▶ _What the exercise asks_:
Take the lines below from the first through the one that contains "x^2 y'' + (x/2) y' + (-2x^2 - 3x - 3) y = 0" and copy them exactly.

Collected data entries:
..........
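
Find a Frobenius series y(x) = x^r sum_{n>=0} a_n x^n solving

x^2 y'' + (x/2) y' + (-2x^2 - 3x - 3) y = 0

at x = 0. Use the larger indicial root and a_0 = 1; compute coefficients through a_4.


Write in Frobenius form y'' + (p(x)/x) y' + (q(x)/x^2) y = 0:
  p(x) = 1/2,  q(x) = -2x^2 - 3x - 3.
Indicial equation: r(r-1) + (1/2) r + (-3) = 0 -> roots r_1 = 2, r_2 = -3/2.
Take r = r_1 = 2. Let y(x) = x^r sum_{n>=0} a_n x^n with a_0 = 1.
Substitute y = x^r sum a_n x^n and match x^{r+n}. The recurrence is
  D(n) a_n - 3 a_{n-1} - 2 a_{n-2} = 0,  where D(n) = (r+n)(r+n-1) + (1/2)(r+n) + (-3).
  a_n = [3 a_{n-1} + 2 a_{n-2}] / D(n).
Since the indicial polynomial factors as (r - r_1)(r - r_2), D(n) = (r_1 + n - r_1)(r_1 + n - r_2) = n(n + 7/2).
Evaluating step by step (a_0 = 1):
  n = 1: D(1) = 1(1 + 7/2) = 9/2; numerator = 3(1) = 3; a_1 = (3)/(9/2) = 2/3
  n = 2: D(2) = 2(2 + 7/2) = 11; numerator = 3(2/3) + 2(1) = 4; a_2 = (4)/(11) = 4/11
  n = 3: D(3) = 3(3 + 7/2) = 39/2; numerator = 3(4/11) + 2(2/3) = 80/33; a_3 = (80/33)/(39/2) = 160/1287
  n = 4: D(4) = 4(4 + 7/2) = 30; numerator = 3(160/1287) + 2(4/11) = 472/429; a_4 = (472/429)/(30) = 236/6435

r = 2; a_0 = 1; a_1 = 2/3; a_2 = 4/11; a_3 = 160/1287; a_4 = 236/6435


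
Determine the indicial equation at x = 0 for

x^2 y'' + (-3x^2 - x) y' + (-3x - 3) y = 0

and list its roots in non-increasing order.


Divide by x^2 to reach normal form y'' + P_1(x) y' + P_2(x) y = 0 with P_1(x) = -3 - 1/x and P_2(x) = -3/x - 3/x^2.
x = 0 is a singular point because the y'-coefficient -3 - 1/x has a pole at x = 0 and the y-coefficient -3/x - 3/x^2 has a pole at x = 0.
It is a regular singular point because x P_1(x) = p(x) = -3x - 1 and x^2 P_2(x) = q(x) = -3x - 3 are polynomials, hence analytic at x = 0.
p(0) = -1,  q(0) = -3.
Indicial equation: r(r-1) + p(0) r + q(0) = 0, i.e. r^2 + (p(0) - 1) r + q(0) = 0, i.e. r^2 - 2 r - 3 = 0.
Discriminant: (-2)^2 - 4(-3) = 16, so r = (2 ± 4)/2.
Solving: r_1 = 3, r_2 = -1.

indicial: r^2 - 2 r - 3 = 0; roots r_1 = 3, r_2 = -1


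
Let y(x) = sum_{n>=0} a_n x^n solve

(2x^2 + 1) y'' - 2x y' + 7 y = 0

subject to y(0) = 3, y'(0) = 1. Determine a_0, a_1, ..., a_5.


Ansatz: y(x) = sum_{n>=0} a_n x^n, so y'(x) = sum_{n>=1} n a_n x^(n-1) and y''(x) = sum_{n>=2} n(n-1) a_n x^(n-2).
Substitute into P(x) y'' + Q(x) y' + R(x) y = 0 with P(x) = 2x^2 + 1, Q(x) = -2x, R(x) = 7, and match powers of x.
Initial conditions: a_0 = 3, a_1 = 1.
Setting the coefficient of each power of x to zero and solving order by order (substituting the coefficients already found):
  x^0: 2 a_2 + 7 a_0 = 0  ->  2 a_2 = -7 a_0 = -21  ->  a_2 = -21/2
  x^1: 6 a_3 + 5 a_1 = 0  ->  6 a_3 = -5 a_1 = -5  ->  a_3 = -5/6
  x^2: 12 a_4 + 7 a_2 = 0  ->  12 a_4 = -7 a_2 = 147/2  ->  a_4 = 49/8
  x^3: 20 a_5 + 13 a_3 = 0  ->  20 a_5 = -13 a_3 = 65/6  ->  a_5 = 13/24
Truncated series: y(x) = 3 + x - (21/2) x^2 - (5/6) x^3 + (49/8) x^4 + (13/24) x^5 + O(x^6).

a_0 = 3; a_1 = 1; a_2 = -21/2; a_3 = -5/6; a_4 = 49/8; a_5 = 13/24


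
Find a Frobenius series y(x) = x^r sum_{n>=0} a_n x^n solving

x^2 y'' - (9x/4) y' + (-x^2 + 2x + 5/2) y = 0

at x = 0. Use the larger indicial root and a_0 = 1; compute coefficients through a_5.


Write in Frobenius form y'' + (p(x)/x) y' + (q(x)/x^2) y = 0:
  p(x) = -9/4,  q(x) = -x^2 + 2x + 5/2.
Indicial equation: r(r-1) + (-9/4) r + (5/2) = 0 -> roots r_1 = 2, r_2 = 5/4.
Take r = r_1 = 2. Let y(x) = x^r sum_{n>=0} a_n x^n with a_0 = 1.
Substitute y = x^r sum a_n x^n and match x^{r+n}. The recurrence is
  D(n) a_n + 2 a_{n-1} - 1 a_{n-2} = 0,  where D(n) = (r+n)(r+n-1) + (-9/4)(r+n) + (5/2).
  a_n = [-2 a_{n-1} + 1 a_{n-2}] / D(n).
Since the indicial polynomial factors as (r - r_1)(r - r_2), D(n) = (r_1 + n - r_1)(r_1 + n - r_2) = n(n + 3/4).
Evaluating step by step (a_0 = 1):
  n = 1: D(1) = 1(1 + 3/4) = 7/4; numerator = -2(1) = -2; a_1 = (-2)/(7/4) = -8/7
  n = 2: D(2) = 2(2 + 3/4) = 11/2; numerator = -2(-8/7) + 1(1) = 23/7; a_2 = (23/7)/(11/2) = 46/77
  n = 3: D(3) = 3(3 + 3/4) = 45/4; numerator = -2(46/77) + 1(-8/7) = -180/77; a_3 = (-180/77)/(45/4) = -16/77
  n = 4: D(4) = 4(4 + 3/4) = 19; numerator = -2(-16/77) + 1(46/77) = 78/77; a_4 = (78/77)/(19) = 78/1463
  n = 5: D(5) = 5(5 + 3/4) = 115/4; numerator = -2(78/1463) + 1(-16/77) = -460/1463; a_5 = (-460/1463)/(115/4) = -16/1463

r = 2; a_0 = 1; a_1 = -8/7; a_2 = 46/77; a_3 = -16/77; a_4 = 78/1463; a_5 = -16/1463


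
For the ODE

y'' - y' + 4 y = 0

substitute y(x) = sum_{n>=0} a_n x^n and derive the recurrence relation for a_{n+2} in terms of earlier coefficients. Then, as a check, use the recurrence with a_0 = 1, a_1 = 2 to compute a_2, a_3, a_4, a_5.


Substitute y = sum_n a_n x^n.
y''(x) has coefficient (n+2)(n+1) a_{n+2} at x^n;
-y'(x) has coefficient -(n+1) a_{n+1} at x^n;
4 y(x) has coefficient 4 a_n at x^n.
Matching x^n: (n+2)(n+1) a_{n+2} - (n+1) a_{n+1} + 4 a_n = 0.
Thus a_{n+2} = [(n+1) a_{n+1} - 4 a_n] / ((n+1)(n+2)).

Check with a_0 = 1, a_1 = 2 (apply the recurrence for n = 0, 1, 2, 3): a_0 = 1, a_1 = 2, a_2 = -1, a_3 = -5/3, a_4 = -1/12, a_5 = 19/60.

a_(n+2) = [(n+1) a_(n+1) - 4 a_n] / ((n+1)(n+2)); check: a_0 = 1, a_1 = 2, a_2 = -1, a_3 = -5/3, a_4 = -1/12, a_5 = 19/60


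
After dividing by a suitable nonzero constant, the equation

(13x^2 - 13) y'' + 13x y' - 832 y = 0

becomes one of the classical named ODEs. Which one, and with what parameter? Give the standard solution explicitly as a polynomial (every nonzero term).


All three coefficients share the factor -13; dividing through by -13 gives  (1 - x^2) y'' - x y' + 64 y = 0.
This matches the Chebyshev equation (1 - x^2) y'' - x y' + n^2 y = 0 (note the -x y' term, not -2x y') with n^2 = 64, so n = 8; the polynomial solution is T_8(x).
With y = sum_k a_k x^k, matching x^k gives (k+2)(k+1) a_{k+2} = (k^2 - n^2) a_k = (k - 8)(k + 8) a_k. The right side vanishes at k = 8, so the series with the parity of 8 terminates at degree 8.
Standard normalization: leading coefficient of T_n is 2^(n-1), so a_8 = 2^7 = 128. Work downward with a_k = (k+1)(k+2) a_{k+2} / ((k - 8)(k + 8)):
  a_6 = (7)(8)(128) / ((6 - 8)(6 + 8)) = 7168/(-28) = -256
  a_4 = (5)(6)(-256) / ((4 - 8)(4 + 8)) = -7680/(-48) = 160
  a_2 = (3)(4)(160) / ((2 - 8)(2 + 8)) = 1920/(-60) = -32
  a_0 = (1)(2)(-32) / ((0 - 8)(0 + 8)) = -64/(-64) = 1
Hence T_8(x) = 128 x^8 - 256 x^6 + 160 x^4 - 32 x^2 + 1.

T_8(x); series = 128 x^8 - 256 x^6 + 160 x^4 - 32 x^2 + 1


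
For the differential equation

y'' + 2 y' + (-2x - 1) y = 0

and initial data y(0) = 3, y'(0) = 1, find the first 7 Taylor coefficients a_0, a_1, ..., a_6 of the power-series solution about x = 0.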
..........
▶ _Output of the task_:
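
Find a Frobenius series y(x) = x^r sum_{n>=0} a_n x^n solving

x^2 y'' + (x/2) y' + (-2x^2 - 3x - 3) y = 0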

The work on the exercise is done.